RECORD EXTRACTS.
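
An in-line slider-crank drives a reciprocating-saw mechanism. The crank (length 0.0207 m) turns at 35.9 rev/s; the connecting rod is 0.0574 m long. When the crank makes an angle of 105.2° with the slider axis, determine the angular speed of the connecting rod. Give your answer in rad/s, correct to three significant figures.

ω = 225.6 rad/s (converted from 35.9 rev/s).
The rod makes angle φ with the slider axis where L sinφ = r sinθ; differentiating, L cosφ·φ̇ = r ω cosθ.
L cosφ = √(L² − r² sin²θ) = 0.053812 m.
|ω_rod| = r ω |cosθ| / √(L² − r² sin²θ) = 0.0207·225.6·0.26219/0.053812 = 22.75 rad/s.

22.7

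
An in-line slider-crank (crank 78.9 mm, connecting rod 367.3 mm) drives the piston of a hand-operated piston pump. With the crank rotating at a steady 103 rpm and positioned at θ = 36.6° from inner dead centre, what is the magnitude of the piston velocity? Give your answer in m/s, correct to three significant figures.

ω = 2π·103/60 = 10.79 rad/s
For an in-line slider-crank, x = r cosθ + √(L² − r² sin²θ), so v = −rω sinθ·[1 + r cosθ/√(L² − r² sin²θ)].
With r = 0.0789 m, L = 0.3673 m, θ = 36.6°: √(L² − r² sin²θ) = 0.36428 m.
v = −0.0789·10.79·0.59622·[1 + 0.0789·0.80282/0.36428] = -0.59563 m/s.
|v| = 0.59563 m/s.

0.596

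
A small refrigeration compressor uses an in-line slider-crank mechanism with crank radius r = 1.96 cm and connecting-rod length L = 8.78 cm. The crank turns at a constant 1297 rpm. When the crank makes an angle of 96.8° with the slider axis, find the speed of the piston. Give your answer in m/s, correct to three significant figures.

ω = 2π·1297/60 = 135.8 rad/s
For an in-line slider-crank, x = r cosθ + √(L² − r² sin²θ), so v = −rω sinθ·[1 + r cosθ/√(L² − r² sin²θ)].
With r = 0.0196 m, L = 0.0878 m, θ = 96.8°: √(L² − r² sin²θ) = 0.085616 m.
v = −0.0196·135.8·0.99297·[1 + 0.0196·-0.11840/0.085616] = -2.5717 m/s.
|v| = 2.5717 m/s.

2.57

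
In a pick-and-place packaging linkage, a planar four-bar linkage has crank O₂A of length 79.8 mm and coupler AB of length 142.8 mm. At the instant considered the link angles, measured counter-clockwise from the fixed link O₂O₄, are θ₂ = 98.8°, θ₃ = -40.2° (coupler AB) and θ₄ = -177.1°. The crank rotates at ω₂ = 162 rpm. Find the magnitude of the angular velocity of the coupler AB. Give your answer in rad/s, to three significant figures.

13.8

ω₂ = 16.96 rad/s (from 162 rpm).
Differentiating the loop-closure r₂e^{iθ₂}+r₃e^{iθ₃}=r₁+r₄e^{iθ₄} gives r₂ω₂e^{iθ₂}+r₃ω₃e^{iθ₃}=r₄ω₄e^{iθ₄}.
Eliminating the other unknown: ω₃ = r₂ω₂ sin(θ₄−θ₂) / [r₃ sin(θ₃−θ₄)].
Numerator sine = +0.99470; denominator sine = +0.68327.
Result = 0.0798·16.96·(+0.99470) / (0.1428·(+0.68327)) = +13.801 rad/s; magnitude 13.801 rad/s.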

EXERCISE BRIEF. Output the material above exactly. Omit nothing.

SOLUTION TO THE PROBLEM.
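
An in-line slider-crank drives a reciprocating-saw mechanism. The crank (length 0.0207 m) turns at 35.9 rev/s; the connecting rod is 0.0574 m long. When the crank makes an angle of 105.2° with the slider axis, determine the angular speed of the connecting rod. Give your answer in rad/s, correct to three significant figures.

ω = 225.6 rad/s (converted from 35.9 rev/s).
The rod makes angle φ with the slider axis where L sinφ = r sinθ; differentiating, L cosφ·φ̇ = r ω cosθ.
L cosφ = √(L² − r² sin²θ) = 0.053812 m.
|ω_rod| = r ω |cosθ| / √(L² − r² sin²θ) = 0.0207·225.6·0.26219/0.053812 = 22.75 rad/s.

22.7

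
An in-line slider-crank (crank 78.9 mm, connecting rod 367.3 mm) drives the piston of a hand-operated piston pump. With the crank rotating at a steady 103 rpm and positioned at θ = 36.6° from inner dead centre, what is the magnitude of the piston velocity? Give your answer in m/s, correct to three significant figures.

ω = 2π·103/60 = 10.79 rad/s
For an in-line slider-crank, x = r cosθ + √(L² − r² sin²θ), so v = −rω sinθ·[1 + r cosθ/√(L² − r² sin²θ)].
With r = 0.0789 m, L = 0.3673 m, θ = 36.6°: √(L² − r² sin²θ) = 0.36428 m.
v = −0.0789·10.79·0.59622·[1 + 0.0789·0.80282/0.36428] = -0.59563 m/s.
|v| = 0.59563 m/s.

0.596

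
A small refrigeration compressor uses an in-line slider-crank mechanism with crank radius r = 1.96 cm and connecting-rod length L = 8.78 cm. The crank turns at a constant 1297 rpm. When the crank makes an angle of 96.8° with the slider axis, find the speed of the piston. Give your answer in m/s, correct to three significant figures.

ω = 2π·1297/60 = 135.8 rad/s
For an in-line slider-crank, x = r cosθ + √(L² − r² sin²θ), so v = −rω sinθ·[1 + r cosθ/√(L² − r² sin²θ)].
With r = 0.0196 m, L = 0.0878 m, θ = 96.8°: √(L² − r² sin²θ) = 0.085616 m.
v = −0.0196·135.8·0.99297·[1 + 0.0196·-0.11840/0.085616] = -2.5717 m/s.
|v| = 2.5717 m/s.

2.57

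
In a pick-and-place packaging linkage, a planar four-bar linkage has crank O₂A of length 79.8 mm and coupler AB of length 142.8 mm. At the instant considered the link angles, measured counter-clockwise from the fixed link O₂O₄, are θ₂ = 98.8°, θ₃ = -40.2° (coupler AB) and θ₄ = -177.1°. The crank rotates at ω₂ = 162 rpm. Find the magnitude of the angular velocity of the coupler AB. Give your answer in rad/s, to three significant figures.

13.8

ω₂ = 16.96 rad/s (from 162 rpm).
Differentiating the loop-closure r₂e^{iθ₂}+r₃e^{iθ₃}=r₁+r₄e^{iθ₄} gives r₂ω₂e^{iθ₂}+r₃ω₃e^{iθ₃}=r₄ω₄e^{iθ₄}.
Eliminating the other unknown: ω₃ = r₂ω₂ sin(θ₄−θ₂) / [r₃ sin(θ₃−θ₄)].
Numerator sine = +0.99470; denominator sine = +0.68327.
Result = 0.0798·16.96·(+0.99470) / (0.1428·(+0.68327)) = +13.801 rad/s; magnitude 13.801 rad/s.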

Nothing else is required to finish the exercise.